§ **Task goal**
Every line below that contains the word "only" must be copied.

[Input records]

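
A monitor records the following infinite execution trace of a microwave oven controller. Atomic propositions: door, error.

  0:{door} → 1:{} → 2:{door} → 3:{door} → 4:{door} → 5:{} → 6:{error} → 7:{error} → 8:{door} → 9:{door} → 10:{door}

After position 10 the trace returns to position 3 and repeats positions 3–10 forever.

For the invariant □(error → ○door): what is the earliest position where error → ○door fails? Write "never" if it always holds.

6

Check error → ○door at each position in order: 0 ✓, 1 ✓, 2 ✓, 3 ✓, 4 ✓, 5 ✓.
At position 6 the labels are {error} and the next position 7 has {error}, so error → ○door is false there. This is the first violation.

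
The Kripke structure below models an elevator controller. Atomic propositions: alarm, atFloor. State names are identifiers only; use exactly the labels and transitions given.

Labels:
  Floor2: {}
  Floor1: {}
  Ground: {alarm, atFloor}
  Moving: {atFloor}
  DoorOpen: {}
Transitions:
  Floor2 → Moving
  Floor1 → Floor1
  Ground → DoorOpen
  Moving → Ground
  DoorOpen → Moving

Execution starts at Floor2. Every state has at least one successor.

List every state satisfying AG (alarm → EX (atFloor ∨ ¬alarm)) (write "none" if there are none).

{Floor2, Floor1, Ground, Moving, DoorOpen}

States satisfying alarm → EX (atFloor ∨ ¬alarm): {Floor2, Floor1, Ground, Moving, DoorOpen}.
States satisfying AG (alarm → EX (atFloor ∨ ¬alarm)): {Floor2, Floor1, Ground, Moving, DoorOpen}.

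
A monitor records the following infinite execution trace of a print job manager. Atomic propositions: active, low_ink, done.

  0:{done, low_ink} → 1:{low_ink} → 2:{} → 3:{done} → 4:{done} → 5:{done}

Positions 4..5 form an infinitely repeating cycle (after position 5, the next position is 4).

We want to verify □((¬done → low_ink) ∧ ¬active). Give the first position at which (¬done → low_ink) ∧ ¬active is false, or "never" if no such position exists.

2

Check (¬done → low_ink) ∧ ¬active at each position in order: 0 ✓, 1 ✓.
At position 2 the labels are {}, so (¬done → low_ink) ∧ ¬active is false there. This is the first violation.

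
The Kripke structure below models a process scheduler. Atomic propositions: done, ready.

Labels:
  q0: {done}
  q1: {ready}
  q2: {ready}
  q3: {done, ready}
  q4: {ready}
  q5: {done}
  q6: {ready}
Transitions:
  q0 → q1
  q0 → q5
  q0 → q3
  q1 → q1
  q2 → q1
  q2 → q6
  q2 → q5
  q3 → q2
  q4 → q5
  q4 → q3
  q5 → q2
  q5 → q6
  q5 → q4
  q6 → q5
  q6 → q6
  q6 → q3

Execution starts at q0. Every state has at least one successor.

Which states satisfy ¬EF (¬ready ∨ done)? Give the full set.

States satisfying ¬ready ∨ done: {q0, q3, q5}.
States satisfying EF (¬ready ∨ done): {q0, q2, q3, q4, q5, q6}.
States satisfying ¬EF (¬ready ∨ done): {q1}.

{q1}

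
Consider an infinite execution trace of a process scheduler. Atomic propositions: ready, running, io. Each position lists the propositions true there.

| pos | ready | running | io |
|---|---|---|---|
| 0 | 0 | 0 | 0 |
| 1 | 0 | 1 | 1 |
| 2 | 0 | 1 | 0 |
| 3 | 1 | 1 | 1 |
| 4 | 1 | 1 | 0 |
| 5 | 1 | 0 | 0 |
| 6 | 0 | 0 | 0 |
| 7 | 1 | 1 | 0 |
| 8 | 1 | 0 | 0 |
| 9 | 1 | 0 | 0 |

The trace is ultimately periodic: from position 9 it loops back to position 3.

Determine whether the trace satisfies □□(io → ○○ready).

□(io → ○○ready) holds at every position 0..9, and those are all positions ever visited, so □□(io → ○○ready) holds.

Satisfied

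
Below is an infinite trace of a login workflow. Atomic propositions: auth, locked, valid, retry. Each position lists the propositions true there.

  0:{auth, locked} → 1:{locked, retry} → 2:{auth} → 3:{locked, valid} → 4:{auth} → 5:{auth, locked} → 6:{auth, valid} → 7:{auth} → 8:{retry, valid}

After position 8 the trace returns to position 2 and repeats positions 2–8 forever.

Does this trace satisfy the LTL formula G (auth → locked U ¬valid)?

auth → locked U ¬valid must hold at every position from 0 onward. It fails at position 6, so G (auth → locked U ¬valid) is false.
Positions where auth holds: 0, 2, 4, 5, 6, 7.
Check locked U ¬valid at each: 0→ok, 2→ok, 4→ok, 5→ok, 6→fails, 7→ok.

Violated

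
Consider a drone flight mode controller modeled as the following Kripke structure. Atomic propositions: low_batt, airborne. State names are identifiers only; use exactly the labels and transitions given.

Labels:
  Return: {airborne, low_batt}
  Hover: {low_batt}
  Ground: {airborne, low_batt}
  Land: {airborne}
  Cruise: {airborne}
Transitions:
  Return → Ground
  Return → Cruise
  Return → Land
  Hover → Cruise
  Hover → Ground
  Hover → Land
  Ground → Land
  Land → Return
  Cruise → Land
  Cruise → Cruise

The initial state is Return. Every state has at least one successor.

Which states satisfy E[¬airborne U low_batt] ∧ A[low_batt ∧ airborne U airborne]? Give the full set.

{Return, Ground}

States satisfying ¬airborne: {Hover}.
States satisfying low_batt: {Return, Hover, Ground}.
States satisfying E[¬airborne U low_batt]: {Return, Hover, Ground}.
States satisfying low_batt ∧ airborne: {Return, Ground}.
States satisfying airborne: {Return, Ground, Land, Cruise}.
States satisfying A[low_batt ∧ airborne U airborne]: {Return, Ground, Land, Cruise}.
States satisfying E[¬airborne U low_batt] ∧ A[low_batt ∧ airborne U airborne]: {Return, Ground}.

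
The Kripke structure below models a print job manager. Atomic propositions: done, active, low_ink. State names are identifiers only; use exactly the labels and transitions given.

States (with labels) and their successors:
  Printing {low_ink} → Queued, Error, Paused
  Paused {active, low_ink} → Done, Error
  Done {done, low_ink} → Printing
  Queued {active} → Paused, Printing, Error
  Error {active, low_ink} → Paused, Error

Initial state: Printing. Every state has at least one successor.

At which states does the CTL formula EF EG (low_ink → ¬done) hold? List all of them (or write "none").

{Printing, Paused, Done, Queued, Error}

States satisfying EG (low_ink → ¬done): {Printing, Paused, Queued, Error}.
States satisfying EF EG (low_ink → ¬done): {Printing, Paused, Done, Queued, Error}.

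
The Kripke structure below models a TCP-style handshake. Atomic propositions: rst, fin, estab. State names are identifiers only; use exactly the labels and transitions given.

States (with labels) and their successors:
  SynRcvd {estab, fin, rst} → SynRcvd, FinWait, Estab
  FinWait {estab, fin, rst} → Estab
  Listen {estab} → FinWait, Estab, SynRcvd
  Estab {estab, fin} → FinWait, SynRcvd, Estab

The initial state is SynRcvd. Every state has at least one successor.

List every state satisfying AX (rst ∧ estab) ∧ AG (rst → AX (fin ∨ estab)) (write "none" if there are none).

States satisfying rst ∧ estab: {SynRcvd, FinWait}.
States satisfying AX (rst ∧ estab): ∅.
States satisfying rst → AX (fin ∨ estab): {SynRcvd, FinWait, Listen, Estab}.
States satisfying AG (rst → AX (fin ∨ estab)): {SynRcvd, FinWait, Listen, Estab}.
States satisfying AX (rst ∧ estab) ∧ AG (rst → AX (fin ∨ estab)): ∅.

none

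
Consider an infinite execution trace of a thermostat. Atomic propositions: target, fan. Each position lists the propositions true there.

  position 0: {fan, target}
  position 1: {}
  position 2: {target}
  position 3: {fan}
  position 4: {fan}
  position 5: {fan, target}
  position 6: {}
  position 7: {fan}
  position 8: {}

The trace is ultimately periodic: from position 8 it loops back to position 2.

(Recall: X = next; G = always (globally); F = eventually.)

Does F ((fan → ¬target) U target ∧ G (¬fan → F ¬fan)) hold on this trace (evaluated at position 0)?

(fan → ¬target) U target ∧ G (¬fan → F ¬fan) holds at position 0, which is reachable from 0, so F ((fan → ¬target) U target ∧ G (¬fan → F ¬fan)) holds.

Yes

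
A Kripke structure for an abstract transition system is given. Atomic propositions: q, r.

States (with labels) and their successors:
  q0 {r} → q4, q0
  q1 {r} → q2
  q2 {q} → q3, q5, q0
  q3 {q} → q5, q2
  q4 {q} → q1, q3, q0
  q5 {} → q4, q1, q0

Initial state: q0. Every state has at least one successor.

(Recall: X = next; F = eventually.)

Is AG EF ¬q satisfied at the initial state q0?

Holds

States satisfying EF ¬q: {q0, q1, q2, q3, q4, q5}.
States satisfying AG EF ¬q: {q0, q1, q2, q3, q4, q5}.
Every state reachable from q0 satisfies EF ¬q.
q0 ∈ Sat(AG EF ¬q).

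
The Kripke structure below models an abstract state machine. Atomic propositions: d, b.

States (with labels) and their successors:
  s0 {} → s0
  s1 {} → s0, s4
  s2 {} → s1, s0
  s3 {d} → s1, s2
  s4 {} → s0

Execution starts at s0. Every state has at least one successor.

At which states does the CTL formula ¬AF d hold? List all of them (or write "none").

{s0, s1, s2, s4}

States satisfying d: {s3}.
States satisfying AF d: {s3}.
States satisfying ¬AF d: {s0, s1, s2, s4}.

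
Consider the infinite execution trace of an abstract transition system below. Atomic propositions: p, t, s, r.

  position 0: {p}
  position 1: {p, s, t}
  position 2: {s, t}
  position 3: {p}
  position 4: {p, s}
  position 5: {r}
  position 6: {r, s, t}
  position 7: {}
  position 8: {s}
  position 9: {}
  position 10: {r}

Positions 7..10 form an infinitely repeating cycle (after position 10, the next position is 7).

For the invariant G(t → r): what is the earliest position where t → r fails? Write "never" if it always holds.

Check t → r at each position in order: 0 ✓.
At position 1 the labels are {p, s, t}, so t → r is false there. This is the first violation.

1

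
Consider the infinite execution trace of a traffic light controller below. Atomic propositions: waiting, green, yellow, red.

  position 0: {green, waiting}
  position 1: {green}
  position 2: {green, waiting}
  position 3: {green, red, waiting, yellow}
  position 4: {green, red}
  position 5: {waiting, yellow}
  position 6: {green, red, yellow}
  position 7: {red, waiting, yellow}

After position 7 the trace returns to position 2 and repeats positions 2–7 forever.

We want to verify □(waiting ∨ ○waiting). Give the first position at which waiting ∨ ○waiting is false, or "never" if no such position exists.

waiting ∨ ○waiting holds at every position 0..7, and those are all the positions the trace ever visits, so the invariant □(waiting ∨ ○waiting) is never violated.

never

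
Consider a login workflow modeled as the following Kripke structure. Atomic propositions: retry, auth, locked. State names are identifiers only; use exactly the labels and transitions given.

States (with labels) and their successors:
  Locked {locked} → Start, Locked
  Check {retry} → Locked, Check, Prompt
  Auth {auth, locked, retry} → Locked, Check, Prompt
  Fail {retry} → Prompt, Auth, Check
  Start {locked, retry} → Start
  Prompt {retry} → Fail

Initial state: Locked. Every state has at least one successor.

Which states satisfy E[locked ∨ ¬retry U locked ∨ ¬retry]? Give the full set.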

[/Input records]

§ **Exercise answer**
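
The Kripke structure below models an elevator controller. Atomic propositions: alarm, atFloor. State names are identifiers only; use exactly the labels and transitions given.
Consider a drone flight mode controller modeled as the following Kripke structure. Atomic propositions: low_batt, airborne. State names are identifiers only; use exactly the labels and transitions given.
The Kripke structure below models a print job manager. Atomic propositions: done, active, low_ink. State names are identifiers only; use exactly the labels and transitions given.
The Kripke structure below models a TCP-style handshake. Atomic propositions: rst, fin, estab. State names are identifiers only; use exactly the labels and transitions given.
Consider a login workflow modeled as the following Kripke structure. Atomic propositions: retry, auth, locked. State names are identifiers only; use exactly the labels and transitions given.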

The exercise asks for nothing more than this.